• _Source material_:
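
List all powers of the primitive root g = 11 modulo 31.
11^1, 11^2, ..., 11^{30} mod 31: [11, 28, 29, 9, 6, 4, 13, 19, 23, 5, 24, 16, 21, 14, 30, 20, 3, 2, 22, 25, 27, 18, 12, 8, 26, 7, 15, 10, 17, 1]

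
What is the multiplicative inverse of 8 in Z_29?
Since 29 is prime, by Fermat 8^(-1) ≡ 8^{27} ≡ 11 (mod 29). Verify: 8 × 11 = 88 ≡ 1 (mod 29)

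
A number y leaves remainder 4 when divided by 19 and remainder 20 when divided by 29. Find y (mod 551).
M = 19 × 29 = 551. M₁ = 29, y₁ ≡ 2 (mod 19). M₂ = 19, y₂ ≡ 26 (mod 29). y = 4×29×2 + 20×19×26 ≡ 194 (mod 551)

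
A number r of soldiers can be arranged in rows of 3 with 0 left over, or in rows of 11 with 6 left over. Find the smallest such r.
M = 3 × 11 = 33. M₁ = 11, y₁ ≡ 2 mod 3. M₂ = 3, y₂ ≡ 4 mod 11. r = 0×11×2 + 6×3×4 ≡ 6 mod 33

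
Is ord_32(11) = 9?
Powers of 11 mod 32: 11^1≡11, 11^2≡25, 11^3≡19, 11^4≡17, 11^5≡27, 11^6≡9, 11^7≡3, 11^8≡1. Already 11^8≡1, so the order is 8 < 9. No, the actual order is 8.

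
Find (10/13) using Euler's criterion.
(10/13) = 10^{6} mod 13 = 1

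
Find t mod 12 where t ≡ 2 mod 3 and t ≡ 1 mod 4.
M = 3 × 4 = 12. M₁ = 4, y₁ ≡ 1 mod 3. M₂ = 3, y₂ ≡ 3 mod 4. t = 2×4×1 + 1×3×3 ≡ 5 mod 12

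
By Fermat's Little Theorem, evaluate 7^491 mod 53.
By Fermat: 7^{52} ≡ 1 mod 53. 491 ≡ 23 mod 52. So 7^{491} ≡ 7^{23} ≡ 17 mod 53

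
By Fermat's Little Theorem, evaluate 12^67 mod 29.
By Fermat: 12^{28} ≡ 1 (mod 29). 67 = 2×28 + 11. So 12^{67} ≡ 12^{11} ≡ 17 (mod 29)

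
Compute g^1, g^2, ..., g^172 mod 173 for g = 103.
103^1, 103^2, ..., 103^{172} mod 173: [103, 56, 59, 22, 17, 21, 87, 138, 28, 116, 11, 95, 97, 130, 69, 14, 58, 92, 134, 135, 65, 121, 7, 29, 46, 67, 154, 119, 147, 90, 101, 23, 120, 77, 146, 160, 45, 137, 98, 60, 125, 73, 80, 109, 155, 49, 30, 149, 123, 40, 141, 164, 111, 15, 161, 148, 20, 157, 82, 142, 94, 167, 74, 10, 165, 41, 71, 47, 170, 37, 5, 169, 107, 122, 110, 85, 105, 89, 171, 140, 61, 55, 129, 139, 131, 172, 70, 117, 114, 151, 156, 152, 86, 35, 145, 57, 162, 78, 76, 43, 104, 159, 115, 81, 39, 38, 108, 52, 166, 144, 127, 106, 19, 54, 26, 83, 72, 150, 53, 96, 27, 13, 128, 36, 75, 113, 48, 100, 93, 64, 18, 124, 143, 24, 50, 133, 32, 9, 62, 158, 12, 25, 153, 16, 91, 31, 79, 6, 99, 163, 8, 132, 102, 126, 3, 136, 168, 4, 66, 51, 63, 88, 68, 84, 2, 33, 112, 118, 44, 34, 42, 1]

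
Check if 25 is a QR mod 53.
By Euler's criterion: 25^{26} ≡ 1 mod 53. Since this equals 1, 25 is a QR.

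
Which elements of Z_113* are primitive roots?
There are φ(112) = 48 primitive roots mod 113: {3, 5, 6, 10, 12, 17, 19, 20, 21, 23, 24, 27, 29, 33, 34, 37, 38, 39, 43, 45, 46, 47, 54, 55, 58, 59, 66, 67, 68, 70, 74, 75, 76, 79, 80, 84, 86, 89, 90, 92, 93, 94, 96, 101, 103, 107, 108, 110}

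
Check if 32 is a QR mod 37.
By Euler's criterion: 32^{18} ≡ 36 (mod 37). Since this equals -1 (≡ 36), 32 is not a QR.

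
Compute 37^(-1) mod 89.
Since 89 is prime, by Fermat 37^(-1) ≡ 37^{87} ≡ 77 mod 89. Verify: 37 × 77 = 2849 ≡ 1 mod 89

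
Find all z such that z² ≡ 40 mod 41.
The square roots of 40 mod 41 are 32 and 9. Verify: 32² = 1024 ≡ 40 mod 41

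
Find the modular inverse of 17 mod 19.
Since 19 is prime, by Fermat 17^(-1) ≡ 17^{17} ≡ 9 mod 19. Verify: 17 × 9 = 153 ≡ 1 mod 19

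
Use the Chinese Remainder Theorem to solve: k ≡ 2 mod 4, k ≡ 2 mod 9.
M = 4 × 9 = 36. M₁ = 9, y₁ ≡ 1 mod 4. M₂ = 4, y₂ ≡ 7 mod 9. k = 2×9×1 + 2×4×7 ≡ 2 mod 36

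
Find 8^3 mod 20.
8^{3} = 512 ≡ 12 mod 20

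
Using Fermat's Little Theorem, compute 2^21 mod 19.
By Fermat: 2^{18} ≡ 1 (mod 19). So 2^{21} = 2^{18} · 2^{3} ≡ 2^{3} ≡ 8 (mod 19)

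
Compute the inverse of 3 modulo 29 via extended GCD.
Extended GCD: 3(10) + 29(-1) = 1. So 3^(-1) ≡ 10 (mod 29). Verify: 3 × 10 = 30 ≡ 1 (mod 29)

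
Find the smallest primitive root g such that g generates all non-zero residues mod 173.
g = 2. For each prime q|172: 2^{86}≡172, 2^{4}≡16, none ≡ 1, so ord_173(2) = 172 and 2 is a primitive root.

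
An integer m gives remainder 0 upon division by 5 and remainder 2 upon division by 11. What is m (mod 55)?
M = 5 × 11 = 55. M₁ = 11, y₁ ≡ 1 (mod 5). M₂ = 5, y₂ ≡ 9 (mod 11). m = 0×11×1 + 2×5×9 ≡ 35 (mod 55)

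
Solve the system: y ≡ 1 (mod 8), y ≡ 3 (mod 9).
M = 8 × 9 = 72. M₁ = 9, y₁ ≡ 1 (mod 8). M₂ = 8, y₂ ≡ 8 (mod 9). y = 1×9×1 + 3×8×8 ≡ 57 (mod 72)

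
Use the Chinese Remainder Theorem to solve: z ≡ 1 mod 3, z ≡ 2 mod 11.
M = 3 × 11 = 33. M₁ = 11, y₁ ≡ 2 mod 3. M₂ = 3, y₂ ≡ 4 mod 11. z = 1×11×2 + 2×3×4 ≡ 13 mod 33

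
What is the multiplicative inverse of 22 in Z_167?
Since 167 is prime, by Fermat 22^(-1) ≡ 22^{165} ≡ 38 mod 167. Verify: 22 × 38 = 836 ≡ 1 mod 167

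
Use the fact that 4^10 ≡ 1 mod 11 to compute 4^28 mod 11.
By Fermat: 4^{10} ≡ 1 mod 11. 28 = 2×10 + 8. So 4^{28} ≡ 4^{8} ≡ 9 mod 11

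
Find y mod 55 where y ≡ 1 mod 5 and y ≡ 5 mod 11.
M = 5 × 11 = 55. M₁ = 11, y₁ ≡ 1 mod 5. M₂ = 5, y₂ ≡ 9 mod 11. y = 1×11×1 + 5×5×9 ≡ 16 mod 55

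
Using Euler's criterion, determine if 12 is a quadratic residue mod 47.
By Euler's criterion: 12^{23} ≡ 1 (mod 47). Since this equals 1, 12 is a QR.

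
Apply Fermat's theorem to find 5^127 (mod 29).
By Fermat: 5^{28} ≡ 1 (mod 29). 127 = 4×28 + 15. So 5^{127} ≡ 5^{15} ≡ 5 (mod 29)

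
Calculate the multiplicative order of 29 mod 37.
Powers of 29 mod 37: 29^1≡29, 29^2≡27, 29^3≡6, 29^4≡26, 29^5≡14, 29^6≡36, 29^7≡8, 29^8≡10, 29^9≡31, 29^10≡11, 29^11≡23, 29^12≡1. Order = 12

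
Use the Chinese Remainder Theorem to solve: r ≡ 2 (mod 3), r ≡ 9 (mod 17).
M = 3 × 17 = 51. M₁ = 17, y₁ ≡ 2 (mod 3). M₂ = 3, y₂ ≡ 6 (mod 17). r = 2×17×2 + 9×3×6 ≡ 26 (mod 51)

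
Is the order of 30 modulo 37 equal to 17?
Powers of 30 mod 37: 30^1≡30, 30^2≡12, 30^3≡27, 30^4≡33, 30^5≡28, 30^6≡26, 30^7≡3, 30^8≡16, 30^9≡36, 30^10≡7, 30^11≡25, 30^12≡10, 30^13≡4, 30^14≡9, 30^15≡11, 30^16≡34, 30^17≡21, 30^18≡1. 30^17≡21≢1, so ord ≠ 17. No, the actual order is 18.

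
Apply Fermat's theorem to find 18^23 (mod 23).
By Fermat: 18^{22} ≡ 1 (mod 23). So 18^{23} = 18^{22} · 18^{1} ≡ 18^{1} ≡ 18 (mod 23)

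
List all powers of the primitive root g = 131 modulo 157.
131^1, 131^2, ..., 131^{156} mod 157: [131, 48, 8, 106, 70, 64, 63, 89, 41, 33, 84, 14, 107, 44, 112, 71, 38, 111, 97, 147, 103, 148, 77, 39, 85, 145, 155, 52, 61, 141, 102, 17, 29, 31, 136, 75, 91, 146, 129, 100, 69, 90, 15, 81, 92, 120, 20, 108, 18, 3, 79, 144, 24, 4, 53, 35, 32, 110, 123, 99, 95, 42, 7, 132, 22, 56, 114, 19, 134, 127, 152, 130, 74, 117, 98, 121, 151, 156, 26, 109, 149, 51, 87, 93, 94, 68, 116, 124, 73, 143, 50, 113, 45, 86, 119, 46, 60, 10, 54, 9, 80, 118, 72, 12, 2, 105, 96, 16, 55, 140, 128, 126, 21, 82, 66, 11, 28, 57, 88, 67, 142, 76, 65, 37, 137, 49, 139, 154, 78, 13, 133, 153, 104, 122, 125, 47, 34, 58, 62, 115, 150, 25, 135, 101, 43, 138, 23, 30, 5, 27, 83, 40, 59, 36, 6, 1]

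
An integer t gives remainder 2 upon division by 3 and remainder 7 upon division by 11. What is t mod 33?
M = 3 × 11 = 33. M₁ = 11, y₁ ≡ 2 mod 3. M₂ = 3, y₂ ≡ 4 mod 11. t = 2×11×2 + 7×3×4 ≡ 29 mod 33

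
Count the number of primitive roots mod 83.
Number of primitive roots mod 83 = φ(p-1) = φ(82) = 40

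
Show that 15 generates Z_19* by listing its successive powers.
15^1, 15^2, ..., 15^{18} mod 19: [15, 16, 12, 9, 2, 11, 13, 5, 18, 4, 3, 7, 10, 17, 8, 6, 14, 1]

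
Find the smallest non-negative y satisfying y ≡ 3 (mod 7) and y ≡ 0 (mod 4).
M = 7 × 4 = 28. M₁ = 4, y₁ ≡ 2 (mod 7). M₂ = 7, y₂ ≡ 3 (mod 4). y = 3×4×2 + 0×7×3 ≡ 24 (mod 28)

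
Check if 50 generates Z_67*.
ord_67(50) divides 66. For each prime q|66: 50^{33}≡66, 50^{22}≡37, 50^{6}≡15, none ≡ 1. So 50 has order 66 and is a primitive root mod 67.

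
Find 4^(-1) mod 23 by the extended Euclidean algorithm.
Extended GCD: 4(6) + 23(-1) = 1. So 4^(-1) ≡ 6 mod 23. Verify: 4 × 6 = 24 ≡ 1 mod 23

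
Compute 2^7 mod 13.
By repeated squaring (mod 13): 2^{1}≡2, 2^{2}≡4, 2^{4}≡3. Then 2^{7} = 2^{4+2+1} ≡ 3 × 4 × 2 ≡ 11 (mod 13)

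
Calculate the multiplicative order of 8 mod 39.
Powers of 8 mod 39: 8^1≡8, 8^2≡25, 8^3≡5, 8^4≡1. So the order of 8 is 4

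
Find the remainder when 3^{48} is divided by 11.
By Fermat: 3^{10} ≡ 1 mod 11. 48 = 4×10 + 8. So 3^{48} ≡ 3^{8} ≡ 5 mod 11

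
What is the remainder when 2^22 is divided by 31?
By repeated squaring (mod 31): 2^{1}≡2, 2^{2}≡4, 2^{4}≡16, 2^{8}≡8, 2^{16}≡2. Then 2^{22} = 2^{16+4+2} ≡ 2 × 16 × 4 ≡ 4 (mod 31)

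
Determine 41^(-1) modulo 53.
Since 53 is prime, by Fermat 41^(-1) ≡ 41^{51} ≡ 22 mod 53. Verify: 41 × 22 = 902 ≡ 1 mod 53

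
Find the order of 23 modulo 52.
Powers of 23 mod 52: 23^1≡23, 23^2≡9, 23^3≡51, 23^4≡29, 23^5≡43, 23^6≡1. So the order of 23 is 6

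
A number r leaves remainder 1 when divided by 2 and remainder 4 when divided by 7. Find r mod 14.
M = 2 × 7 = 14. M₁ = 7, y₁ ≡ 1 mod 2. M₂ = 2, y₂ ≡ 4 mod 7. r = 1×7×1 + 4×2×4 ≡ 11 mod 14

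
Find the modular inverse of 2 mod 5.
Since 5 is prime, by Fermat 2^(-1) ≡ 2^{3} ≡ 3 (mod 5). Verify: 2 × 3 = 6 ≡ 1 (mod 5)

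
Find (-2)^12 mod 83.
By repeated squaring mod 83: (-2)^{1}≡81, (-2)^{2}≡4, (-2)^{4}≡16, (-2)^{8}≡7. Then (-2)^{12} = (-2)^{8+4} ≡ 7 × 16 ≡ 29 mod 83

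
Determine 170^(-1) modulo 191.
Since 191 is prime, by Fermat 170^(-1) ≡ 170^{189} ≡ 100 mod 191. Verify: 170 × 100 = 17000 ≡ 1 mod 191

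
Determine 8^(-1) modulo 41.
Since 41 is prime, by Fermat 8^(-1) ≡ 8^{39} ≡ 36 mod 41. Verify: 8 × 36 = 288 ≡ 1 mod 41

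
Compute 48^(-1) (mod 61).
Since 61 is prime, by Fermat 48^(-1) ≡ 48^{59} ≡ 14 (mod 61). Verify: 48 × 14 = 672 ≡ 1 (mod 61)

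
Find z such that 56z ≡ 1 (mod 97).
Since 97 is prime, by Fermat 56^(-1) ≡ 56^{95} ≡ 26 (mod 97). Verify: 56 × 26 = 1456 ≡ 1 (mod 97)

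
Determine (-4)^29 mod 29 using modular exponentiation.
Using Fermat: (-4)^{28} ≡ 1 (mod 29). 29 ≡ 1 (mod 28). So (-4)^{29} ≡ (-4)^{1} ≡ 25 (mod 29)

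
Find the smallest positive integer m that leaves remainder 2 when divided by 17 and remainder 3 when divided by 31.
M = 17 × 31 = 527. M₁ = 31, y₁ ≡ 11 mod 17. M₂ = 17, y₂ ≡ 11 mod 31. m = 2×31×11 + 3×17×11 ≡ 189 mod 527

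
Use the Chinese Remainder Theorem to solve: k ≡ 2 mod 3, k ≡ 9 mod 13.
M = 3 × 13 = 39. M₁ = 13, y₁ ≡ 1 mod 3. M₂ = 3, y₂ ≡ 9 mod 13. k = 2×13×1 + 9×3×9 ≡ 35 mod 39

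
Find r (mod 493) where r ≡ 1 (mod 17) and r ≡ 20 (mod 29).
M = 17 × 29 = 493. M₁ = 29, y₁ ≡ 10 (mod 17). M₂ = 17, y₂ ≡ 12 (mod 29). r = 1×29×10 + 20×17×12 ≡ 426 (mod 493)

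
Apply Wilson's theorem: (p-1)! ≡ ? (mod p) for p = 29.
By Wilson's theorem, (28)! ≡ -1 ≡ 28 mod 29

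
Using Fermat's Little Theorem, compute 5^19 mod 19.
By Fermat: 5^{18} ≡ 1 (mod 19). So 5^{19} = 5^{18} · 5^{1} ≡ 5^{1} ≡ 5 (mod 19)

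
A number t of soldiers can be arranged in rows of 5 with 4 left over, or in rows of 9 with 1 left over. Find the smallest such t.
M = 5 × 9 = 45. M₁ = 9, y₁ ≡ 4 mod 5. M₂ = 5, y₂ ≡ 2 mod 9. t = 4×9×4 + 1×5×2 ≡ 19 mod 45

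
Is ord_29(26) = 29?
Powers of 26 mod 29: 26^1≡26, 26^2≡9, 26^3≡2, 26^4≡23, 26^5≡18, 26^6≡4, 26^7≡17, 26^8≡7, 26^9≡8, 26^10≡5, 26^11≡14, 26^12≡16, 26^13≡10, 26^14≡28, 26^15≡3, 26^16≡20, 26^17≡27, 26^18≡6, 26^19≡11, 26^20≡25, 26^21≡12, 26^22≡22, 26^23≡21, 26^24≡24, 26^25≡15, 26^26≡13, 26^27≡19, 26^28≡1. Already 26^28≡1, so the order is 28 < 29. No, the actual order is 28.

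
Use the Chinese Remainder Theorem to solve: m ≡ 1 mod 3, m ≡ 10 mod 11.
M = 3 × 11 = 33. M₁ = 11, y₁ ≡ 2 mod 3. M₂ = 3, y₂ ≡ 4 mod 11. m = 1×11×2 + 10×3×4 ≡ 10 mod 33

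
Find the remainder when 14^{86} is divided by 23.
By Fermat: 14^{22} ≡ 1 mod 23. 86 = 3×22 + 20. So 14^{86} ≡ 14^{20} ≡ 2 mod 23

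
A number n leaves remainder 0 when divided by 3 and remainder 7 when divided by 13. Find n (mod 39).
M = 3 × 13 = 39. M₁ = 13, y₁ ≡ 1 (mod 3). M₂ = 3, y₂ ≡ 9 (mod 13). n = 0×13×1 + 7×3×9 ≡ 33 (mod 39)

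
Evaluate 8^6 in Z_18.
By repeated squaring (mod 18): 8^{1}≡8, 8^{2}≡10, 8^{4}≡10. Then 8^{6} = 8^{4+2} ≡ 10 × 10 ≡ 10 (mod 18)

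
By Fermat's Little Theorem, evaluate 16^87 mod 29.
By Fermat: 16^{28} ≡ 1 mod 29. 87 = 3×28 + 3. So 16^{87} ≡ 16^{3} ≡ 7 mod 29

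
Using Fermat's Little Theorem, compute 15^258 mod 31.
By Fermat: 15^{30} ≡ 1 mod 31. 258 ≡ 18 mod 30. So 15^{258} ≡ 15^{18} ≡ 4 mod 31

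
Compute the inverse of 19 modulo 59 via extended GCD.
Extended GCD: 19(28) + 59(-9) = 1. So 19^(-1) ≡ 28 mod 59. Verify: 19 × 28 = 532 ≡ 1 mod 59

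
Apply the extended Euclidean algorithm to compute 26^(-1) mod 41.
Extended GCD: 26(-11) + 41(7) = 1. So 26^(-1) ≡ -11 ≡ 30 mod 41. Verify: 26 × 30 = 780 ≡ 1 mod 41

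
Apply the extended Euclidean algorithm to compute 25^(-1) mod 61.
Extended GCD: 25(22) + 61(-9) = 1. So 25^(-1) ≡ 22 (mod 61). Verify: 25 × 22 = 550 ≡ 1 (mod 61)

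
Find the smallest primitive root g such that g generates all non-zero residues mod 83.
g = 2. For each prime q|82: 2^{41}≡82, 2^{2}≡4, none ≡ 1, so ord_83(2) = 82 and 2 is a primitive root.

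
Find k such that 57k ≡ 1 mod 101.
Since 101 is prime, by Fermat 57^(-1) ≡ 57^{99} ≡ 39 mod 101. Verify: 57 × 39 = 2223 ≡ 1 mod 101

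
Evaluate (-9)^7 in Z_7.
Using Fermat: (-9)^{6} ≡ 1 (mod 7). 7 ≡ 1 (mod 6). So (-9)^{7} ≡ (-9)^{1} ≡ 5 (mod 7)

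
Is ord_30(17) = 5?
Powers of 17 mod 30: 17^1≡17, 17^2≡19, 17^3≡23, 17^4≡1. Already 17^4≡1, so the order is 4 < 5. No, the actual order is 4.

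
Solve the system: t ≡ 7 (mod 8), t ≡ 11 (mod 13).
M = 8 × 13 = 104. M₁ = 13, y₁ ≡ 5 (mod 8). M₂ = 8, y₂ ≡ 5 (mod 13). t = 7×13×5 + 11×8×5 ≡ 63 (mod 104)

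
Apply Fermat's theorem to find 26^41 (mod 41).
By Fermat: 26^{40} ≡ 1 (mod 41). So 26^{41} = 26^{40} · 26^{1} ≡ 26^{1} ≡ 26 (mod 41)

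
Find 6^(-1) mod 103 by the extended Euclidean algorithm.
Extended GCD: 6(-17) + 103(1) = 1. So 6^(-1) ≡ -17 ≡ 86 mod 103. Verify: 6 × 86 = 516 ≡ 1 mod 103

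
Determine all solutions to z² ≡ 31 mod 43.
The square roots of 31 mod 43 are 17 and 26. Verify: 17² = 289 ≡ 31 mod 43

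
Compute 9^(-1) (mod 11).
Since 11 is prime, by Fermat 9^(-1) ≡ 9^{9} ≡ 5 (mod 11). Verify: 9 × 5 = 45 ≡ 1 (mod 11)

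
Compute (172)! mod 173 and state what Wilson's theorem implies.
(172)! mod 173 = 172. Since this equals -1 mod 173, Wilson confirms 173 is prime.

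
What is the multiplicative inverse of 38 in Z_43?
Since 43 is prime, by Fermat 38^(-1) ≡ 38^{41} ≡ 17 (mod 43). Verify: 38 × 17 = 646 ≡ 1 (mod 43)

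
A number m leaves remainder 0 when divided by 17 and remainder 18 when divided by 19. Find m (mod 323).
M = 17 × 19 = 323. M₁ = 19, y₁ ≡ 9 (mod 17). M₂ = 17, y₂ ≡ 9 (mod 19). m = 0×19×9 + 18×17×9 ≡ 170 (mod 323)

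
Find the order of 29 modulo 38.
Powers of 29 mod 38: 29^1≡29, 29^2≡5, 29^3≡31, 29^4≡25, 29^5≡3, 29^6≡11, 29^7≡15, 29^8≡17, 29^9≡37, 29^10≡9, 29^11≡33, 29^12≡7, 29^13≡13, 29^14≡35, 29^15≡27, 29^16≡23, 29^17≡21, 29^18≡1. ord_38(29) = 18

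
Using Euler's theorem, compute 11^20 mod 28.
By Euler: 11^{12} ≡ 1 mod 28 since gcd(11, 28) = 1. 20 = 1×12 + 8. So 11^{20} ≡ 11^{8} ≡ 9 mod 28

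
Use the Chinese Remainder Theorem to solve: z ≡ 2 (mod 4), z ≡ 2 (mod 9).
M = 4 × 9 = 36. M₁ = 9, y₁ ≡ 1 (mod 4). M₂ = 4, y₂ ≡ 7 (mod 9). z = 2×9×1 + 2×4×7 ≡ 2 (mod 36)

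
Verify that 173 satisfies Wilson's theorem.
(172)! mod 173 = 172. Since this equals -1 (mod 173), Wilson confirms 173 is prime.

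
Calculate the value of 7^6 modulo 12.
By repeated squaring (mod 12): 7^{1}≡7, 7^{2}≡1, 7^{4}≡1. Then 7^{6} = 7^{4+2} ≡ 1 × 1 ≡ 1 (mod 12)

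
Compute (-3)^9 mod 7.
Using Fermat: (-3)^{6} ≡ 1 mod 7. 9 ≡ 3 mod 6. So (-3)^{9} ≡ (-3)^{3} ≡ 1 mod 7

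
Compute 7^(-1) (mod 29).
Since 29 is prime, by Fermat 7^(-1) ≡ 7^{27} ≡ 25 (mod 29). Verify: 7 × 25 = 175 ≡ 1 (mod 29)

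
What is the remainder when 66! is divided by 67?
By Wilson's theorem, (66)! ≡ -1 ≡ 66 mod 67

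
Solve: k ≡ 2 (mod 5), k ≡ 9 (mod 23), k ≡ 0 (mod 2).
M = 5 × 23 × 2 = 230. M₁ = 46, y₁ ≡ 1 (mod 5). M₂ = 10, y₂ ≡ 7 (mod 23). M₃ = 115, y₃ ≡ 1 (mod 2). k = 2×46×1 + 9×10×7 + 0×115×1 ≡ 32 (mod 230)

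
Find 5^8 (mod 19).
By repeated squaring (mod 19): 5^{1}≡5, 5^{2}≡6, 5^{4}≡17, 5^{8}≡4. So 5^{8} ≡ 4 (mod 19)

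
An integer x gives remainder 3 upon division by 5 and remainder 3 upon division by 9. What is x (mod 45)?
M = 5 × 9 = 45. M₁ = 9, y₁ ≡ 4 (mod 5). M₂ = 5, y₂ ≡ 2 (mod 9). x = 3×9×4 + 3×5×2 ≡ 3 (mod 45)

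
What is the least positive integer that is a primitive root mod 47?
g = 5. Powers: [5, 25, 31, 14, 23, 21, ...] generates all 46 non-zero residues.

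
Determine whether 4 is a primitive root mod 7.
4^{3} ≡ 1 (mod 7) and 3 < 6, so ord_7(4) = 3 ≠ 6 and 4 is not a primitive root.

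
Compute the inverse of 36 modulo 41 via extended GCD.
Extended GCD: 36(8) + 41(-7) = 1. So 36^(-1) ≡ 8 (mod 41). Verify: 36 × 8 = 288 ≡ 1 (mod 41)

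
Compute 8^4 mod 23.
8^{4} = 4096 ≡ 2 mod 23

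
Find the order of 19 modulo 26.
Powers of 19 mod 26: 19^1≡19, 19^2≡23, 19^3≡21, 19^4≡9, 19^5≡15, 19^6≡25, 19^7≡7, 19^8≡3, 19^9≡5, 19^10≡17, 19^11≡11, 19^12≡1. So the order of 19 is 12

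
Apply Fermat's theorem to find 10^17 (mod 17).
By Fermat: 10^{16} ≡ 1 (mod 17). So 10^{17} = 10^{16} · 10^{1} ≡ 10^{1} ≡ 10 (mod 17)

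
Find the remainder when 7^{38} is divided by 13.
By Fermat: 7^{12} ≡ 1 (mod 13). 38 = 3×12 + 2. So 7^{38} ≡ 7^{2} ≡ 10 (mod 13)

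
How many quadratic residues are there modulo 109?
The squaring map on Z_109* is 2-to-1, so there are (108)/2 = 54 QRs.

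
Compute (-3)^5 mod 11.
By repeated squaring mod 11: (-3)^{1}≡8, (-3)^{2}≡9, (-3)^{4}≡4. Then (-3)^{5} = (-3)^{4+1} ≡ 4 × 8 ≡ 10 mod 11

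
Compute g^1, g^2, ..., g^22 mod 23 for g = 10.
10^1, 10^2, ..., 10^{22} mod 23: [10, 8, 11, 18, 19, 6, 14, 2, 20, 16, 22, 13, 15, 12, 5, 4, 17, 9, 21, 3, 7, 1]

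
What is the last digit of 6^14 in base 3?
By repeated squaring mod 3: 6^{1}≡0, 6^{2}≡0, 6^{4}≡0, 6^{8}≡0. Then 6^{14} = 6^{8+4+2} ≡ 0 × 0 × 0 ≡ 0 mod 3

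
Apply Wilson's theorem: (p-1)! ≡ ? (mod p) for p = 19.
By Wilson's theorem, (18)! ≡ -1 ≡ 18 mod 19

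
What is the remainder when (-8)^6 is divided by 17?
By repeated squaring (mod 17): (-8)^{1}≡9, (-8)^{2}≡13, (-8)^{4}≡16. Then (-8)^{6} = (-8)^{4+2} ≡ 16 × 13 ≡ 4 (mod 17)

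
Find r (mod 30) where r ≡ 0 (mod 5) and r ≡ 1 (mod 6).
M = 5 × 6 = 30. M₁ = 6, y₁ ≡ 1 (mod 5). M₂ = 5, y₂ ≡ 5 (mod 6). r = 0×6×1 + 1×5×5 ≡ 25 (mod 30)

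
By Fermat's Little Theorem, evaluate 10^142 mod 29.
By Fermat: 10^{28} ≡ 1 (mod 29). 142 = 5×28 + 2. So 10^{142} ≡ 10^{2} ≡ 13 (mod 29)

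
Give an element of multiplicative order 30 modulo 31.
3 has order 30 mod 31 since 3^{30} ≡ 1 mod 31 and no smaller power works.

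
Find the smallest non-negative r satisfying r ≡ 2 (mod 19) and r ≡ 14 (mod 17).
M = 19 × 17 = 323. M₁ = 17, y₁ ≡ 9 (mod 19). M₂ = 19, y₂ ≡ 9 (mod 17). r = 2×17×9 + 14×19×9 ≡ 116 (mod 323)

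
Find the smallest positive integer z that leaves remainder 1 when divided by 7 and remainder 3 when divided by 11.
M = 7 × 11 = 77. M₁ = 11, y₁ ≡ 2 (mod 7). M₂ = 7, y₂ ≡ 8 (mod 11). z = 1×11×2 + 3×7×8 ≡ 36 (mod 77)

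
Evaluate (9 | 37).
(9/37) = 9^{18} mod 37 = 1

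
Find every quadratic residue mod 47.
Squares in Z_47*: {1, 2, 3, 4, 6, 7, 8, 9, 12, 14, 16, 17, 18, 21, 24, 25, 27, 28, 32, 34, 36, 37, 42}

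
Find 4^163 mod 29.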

• _Task directions_:
Give an exact copy of the lines from the one with "Give an element" through the end of the entries, both ends included.

• _Output of the exercise_:
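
Give an element of multiplicative order 30 modulo 31.
3 has order 30 mod 31 since 3^{30} ≡ 1 mod 31 and no smaller power works.

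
Find the smallest non-negative r satisfying r ≡ 2 (mod 19) and r ≡ 14 (mod 17).
M = 19 × 17 = 323. M₁ = 17, y₁ ≡ 9 (mod 19). M₂ = 19, y₂ ≡ 9 (mod 17). r = 2×17×9 + 14×19×9 ≡ 116 (mod 323)

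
Find the smallest positive integer z that leaves remainder 1 when divided by 7 and remainder 3 when divided by 11.
M = 7 × 11 = 77. M₁ = 11, y₁ ≡ 2 (mod 7). M₂ = 7, y₂ ≡ 8 (mod 11). z = 1×11×2 + 3×7×8 ≡ 36 (mod 77)

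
Evaluate (9 | 37).
(9/37) = 9^{18} mod 37 = 1

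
Find every quadratic residue mod 47.
Squares in Z_47*: {1, 2, 3, 4, 6, 7, 8, 9, 12, 14, 16, 17, 18, 21, 24, 25, 27, 28, 32, 34, 36, 37, 42}

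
Find 4^163 mod 29.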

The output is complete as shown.